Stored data
┄┄┄┄┄┄┄┄┄┄
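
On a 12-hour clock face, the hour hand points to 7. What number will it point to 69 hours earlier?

Dividing 69 by 12 gives quotient 5 and remainder 9.
7 − 9 → 10 on a 12-hour dial.

10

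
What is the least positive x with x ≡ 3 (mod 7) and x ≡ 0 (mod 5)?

Since 5·3 ≡ 1 (mod 7), take x = 0 + 5·((3−0)·3 mod 7) = 0 + 5·2 = 10.
Check: 10 mod 7 = 3, 10 mod 5 = 0.

10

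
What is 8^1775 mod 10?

2

Last digits of 8^n: 8, 4, 2, 6 (period 4).
1775 leaves remainder 3 on division by 4, so 8^1775 ends in 2.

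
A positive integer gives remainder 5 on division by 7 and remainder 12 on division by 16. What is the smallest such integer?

Since 16·4 ≡ 1 (mod 7), take x = 12 + 16·((5−12)·4 mod 7) = 12 + 16·0 = 12.
Check: 12 mod 7 = 5, 12 mod 16 = 12.

12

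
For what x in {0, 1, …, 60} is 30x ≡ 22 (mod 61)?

The inverse of 30 mod 61 is 59 (since 30·59 = 1770 ≡ 1).
Multiplying both sides by 59: x ≡ 59·22 = 1298 ≡ 17 (mod 61).
Check: 30·17 = 510 = 8·61 + 22.

17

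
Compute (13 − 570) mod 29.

570 = 19·29 + 19, so 570 mod 29 = 19.
(13 − 19) mod 29 = 23.

23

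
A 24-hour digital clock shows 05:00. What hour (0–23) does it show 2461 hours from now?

18

Dividing 2461 by 24 gives quotient 102 and remainder 13.
(5 + 13) mod 24 = 18.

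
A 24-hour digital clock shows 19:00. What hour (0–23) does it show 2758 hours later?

17

2758 mod 24 = 22 (since 114·24 = 2736).
(19 + 22) mod 24 = 17.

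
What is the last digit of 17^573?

The units digit of 17^n cycles with period 4: 7, 9, 3, 1, …
573 leaves remainder 1 on division by 4, so 17^573 ends in 7.

7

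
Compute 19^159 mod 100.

Successive squares of 19 mod 100: 19^1≡19, 19^2≡61, 19^4≡21, 19^8≡41, 19^16≡81, 19^32≡61, 19^64≡21, 19^128≡41.
159 = 1 + 2 + 4 + 8 + 16 + 128, so 19^159 ≡ 19·61·21·41·81·41 ≡ 79 (mod 100).

79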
┄┄┄┄┄┄┄┄┄┄
**Task prompt:** Provide an exact reproduction of all the entries shown above.

**Result of this task:**
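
On a 12-hour clock face, the hour hand points to 7. What number will it point to 69 hours earlier?

Dividing 69 by 12 gives quotient 5 and remainder 9.
7 − 9 → 10 on a 12-hour dial.

10

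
What is the least positive x with x ≡ 3 (mod 7) and x ≡ 0 (mod 5)?

Since 5·3 ≡ 1 (mod 7), take x = 0 + 5·((3−0)·3 mod 7) = 0 + 5·2 = 10.
Check: 10 mod 7 = 3, 10 mod 5 = 0.

10

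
What is 8^1775 mod 10?

2

Last digits of 8^n: 8, 4, 2, 6 (period 4).
1775 leaves remainder 3 on division by 4, so 8^1775 ends in 2.

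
A positive integer gives remainder 5 on division by 7 and remainder 12 on division by 16. What is the smallest such integer?

Since 16·4 ≡ 1 (mod 7), take x = 12 + 16·((5−12)·4 mod 7) = 12 + 16·0 = 12.
Check: 12 mod 7 = 5, 12 mod 16 = 12.

12

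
For what x in {0, 1, …, 60} is 30x ≡ 22 (mod 61)?

The inverse of 30 mod 61 is 59 (since 30·59 = 1770 ≡ 1).
Multiplying both sides by 59: x ≡ 59·22 = 1298 ≡ 17 (mod 61).
Check: 30·17 = 510 = 8·61 + 22.

17

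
Compute (13 − 570) mod 29.

570 = 19·29 + 19, so 570 mod 29 = 19.
(13 − 19) mod 29 = 23.

23

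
A 24-hour digital clock shows 05:00. What hour (0–23) does it show 2461 hours from now?

18

Dividing 2461 by 24 gives quotient 102 and remainder 13.
(5 + 13) mod 24 = 18.

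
A 24-hour digital clock shows 19:00. What hour (0–23) does it show 2758 hours later?

17

2758 mod 24 = 22 (since 114·24 = 2736).
(19 + 22) mod 24 = 17.

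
What is the last digit of 17^573?

The units digit of 17^n cycles with period 4: 7, 9, 3, 1, …
573 leaves remainder 1 on division by 4, so 17^573 ends in 7.

7

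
Compute 19^159 mod 100.

Successive squares of 19 mod 100: 19^1≡19, 19^2≡61, 19^4≡21, 19^8≡41, 19^16≡81, 19^32≡61, 19^64≡21, 19^128≡41.
159 = 1 + 2 + 4 + 8 + 16 + 128, so 19^159 ≡ 19·61·21·41·81·41 ≡ 79 (mod 100).

79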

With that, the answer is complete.